◆ ACTIVITY
For the data below, give again exactly the lines from the one containing "(5*m^2 - 7*m)" through the one containing "d^2/dg^2 [(cos(g) - 7)/(-5*cos(g)^2", both ends included, and no others.

◆ RECORDS FOR THIS TASK
::::::::::
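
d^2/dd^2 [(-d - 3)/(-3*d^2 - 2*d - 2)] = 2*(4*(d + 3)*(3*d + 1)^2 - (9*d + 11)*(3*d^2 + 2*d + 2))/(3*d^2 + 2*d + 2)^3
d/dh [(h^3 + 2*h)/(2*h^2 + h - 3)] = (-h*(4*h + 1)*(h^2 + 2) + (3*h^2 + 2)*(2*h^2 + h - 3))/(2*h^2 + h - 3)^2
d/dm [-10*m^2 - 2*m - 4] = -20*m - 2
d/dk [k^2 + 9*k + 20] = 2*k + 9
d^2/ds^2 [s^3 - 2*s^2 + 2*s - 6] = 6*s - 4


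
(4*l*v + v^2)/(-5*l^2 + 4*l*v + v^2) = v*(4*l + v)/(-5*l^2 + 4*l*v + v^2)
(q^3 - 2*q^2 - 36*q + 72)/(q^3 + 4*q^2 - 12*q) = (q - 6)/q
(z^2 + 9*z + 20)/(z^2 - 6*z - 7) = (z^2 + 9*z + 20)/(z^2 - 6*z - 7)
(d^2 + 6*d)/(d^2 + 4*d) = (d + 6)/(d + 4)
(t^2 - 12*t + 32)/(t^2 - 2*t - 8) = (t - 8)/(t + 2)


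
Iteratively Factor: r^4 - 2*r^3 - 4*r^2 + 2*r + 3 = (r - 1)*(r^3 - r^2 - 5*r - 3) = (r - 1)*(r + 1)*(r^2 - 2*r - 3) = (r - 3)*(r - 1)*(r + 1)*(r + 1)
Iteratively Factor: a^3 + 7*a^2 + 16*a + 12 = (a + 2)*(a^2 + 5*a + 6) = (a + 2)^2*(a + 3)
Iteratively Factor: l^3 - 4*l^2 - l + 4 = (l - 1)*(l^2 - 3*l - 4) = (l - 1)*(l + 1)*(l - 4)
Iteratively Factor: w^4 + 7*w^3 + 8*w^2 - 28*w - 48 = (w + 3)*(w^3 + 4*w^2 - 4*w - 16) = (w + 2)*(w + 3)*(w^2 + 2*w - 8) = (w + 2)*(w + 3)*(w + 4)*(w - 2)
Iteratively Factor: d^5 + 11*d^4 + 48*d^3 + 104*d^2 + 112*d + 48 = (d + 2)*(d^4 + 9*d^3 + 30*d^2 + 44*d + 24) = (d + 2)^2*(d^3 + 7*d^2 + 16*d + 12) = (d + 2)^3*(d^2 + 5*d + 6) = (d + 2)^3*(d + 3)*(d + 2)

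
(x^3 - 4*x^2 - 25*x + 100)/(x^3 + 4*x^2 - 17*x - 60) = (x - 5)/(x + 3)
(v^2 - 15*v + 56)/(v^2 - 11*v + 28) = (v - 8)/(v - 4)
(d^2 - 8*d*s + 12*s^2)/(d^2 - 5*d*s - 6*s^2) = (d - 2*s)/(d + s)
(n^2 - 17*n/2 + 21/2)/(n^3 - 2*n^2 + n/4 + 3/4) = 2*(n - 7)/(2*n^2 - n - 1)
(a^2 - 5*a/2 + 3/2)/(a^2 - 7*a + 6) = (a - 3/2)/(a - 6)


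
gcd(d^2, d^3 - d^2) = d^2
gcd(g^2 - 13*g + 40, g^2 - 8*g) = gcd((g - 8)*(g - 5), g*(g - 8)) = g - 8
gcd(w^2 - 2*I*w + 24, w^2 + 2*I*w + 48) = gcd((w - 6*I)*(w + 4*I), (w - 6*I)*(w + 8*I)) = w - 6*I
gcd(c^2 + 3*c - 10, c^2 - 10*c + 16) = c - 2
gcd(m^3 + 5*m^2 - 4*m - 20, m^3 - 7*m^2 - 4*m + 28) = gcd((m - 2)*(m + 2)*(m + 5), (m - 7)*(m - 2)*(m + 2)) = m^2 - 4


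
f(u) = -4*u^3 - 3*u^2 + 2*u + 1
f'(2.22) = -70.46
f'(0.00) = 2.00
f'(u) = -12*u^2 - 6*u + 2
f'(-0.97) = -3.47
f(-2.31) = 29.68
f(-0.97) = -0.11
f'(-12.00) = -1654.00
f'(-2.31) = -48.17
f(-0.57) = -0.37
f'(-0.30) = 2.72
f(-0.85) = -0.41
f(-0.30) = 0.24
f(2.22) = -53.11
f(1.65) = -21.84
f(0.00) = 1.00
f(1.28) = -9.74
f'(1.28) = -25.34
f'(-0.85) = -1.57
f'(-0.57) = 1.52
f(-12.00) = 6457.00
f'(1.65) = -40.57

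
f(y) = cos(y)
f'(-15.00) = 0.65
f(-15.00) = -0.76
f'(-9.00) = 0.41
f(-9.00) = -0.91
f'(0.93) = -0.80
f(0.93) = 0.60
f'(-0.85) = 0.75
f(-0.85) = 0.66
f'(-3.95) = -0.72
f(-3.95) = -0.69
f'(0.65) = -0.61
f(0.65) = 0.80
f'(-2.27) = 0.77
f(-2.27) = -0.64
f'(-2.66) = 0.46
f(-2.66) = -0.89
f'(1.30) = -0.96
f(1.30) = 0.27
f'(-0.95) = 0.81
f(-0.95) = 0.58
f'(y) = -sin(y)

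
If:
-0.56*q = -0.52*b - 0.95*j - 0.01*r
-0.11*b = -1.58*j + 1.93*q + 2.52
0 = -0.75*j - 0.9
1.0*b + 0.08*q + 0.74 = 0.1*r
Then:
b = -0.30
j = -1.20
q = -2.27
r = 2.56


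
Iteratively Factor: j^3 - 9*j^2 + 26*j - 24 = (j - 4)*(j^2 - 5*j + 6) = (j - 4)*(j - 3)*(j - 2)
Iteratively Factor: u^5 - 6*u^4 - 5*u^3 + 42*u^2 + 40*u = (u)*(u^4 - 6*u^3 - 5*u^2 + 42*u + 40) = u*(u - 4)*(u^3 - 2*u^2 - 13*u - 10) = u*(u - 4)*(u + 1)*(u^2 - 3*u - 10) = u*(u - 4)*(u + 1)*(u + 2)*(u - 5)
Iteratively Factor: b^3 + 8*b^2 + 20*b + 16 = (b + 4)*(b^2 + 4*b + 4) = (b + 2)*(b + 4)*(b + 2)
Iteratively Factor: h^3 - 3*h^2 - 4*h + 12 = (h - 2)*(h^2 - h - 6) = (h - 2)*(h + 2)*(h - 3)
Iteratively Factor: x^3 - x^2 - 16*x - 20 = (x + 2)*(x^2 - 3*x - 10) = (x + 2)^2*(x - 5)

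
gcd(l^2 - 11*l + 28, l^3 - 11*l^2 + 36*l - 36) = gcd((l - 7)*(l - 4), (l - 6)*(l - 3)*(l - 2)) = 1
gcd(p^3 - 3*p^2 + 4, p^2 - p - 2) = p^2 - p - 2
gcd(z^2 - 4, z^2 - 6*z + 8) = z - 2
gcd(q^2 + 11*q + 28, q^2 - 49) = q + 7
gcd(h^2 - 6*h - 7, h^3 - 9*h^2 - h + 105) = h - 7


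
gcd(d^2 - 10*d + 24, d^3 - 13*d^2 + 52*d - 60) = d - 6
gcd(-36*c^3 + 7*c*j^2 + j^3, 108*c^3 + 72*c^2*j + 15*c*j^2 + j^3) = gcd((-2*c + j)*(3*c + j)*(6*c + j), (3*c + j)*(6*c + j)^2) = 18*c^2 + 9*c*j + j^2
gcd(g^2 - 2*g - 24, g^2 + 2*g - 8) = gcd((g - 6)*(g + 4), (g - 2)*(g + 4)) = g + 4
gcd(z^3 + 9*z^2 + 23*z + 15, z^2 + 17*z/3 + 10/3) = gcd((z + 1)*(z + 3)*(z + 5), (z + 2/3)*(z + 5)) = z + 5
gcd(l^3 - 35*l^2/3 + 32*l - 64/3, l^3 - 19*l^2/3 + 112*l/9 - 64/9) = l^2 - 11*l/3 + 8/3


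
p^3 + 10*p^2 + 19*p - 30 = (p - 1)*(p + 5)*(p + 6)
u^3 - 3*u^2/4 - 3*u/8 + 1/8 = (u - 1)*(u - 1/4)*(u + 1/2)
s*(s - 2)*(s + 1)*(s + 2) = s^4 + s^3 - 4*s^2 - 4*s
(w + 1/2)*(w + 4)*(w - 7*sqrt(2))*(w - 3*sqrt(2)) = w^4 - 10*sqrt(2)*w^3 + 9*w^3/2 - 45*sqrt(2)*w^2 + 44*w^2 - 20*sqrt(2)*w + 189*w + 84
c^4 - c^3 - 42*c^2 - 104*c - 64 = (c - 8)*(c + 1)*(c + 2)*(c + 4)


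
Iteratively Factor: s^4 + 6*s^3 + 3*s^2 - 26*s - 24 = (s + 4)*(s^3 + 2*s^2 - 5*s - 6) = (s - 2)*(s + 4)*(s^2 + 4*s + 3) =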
::::::::::
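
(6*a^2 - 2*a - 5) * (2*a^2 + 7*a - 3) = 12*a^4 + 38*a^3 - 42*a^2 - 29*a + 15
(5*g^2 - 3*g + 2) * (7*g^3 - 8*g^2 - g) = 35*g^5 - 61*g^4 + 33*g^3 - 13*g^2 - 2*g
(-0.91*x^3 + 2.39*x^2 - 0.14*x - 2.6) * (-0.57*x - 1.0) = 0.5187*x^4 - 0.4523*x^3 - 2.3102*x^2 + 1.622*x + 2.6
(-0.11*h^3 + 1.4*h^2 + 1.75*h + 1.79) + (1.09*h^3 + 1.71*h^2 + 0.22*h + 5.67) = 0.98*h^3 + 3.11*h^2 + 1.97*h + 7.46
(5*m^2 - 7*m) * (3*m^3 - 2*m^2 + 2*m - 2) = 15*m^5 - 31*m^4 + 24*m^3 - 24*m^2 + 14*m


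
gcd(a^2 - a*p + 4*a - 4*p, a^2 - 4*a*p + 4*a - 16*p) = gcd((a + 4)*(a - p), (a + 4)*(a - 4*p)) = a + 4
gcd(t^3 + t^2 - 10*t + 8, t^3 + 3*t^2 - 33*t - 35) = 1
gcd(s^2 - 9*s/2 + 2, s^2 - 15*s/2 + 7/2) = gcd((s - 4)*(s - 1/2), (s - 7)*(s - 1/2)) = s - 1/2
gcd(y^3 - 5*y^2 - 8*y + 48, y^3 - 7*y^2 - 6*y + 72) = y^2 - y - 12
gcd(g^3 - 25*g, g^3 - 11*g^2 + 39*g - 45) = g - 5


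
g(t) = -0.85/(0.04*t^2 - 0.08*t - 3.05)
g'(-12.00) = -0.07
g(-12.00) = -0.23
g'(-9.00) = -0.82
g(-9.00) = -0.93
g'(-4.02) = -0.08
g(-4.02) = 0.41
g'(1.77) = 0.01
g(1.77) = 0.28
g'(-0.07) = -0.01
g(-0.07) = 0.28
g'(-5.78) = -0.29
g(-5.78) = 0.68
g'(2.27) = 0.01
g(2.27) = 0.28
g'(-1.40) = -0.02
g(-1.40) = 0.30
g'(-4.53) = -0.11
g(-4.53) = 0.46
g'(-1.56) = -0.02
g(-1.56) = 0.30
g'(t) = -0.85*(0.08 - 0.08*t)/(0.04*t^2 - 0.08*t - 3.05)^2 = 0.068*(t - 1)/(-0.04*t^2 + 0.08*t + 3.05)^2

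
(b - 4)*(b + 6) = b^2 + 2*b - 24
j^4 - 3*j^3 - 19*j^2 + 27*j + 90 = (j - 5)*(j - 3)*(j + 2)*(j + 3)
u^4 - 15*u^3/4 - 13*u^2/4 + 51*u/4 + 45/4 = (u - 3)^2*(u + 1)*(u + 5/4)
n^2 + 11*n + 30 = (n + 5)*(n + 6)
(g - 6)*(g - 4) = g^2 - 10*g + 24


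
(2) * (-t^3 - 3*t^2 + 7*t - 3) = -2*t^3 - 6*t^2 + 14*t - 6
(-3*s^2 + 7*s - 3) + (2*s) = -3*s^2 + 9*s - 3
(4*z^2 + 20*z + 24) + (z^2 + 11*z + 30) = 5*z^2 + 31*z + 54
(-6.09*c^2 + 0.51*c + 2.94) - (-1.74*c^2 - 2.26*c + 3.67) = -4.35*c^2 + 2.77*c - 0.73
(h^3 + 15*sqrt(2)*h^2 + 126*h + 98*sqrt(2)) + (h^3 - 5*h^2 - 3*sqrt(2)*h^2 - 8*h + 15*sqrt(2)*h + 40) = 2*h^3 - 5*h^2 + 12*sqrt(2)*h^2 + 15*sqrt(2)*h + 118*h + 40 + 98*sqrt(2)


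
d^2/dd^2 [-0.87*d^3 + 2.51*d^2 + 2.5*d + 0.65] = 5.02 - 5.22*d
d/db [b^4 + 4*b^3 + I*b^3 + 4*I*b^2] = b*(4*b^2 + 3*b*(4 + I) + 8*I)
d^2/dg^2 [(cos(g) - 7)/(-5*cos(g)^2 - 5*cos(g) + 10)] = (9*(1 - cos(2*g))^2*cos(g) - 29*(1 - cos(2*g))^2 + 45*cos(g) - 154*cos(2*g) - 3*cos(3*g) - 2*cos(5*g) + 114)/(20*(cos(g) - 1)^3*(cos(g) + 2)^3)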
::::::::::
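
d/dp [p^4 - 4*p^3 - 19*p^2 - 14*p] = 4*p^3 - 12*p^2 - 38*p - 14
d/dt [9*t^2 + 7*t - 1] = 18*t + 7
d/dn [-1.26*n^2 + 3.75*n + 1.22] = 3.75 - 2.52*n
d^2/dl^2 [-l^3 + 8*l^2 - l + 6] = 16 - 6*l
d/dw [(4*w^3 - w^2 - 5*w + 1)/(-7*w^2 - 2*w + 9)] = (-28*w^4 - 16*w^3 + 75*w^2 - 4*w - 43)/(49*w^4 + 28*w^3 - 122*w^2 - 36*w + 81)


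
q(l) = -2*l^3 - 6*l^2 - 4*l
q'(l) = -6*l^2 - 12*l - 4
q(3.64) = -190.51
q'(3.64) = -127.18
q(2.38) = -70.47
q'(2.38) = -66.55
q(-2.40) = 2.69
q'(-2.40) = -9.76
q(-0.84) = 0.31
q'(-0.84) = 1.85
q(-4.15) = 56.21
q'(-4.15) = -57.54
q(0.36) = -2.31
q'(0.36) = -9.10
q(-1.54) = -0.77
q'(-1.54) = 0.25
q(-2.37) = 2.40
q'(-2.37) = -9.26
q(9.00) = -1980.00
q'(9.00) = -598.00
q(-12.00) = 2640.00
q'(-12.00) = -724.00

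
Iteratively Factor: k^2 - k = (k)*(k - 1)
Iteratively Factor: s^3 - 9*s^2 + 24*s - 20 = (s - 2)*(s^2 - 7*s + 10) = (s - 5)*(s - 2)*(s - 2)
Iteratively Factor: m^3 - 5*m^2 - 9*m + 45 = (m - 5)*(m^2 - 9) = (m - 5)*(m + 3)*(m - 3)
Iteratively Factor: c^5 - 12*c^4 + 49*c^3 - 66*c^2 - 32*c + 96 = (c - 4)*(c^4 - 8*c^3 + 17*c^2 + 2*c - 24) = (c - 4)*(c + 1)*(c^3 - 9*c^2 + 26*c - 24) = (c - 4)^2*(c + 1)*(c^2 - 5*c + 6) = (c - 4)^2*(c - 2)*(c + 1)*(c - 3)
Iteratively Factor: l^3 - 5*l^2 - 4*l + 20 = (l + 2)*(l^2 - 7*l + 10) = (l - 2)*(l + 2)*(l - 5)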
::::::::::
◆ REPLY TO THE EXERCISE
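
(5*m^2 - 7*m) * (3*m^3 - 2*m^2 + 2*m - 2) = 15*m^5 - 31*m^4 + 24*m^3 - 24*m^2 + 14*m


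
gcd(a^2 - a*p + 4*a - 4*p, a^2 - 4*a*p + 4*a - 16*p) = gcd((a + 4)*(a - p), (a + 4)*(a - 4*p)) = a + 4
gcd(t^3 + t^2 - 10*t + 8, t^3 + 3*t^2 - 33*t - 35) = 1
gcd(s^2 - 9*s/2 + 2, s^2 - 15*s/2 + 7/2) = gcd((s - 4)*(s - 1/2), (s - 7)*(s - 1/2)) = s - 1/2
gcd(y^3 - 5*y^2 - 8*y + 48, y^3 - 7*y^2 - 6*y + 72) = y^2 - y - 12
gcd(g^3 - 25*g, g^3 - 11*g^2 + 39*g - 45) = g - 5


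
g(t) = -0.85/(0.04*t^2 - 0.08*t - 3.05)
g'(-12.00) = -0.07
g(-12.00) = -0.23
g'(-9.00) = -0.82
g(-9.00) = -0.93
g'(-4.02) = -0.08
g(-4.02) = 0.41
g'(1.77) = 0.01
g(1.77) = 0.28
g'(-0.07) = -0.01
g(-0.07) = 0.28
g'(-5.78) = -0.29
g(-5.78) = 0.68
g'(2.27) = 0.01
g(2.27) = 0.28
g'(-1.40) = -0.02
g(-1.40) = 0.30
g'(-4.53) = -0.11
g(-4.53) = 0.46
g'(-1.56) = -0.02
g(-1.56) = 0.30
g'(t) = -0.85*(0.08 - 0.08*t)/(0.04*t^2 - 0.08*t - 3.05)^2 = 0.068*(t - 1)/(-0.04*t^2 + 0.08*t + 3.05)^2

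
(b - 4)*(b + 6) = b^2 + 2*b - 24
j^4 - 3*j^3 - 19*j^2 + 27*j + 90 = (j - 5)*(j - 3)*(j + 2)*(j + 3)
u^4 - 15*u^3/4 - 13*u^2/4 + 51*u/4 + 45/4 = (u - 3)^2*(u + 1)*(u + 5/4)
n^2 + 11*n + 30 = (n + 5)*(n + 6)
(g - 6)*(g - 4) = g^2 - 10*g + 24


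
(2) * (-t^3 - 3*t^2 + 7*t - 3) = -2*t^3 - 6*t^2 + 14*t - 6
(-3*s^2 + 7*s - 3) + (2*s) = -3*s^2 + 9*s - 3
(4*z^2 + 20*z + 24) + (z^2 + 11*z + 30) = 5*z^2 + 31*z + 54
(-6.09*c^2 + 0.51*c + 2.94) - (-1.74*c^2 - 2.26*c + 3.67) = -4.35*c^2 + 2.77*c - 0.73
(h^3 + 15*sqrt(2)*h^2 + 126*h + 98*sqrt(2)) + (h^3 - 5*h^2 - 3*sqrt(2)*h^2 - 8*h + 15*sqrt(2)*h + 40) = 2*h^3 - 5*h^2 + 12*sqrt(2)*h^2 + 15*sqrt(2)*h + 118*h + 40 + 98*sqrt(2)


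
d^2/dd^2 [-0.87*d^3 + 2.51*d^2 + 2.5*d + 0.65] = 5.02 - 5.22*d
d/db [b^4 + 4*b^3 + I*b^3 + 4*I*b^2] = b*(4*b^2 + 3*b*(4 + I) + 8*I)
d^2/dg^2 [(cos(g) - 7)/(-5*cos(g)^2 - 5*cos(g) + 10)] = (9*(1 - cos(2*g))^2*cos(g) - 29*(1 - cos(2*g))^2 + 45*cos(g) - 154*cos(2*g) - 3*cos(3*g) - 2*cos(5*g) + 114)/(20*(cos(g) - 1)^3*(cos(g) + 2)^3)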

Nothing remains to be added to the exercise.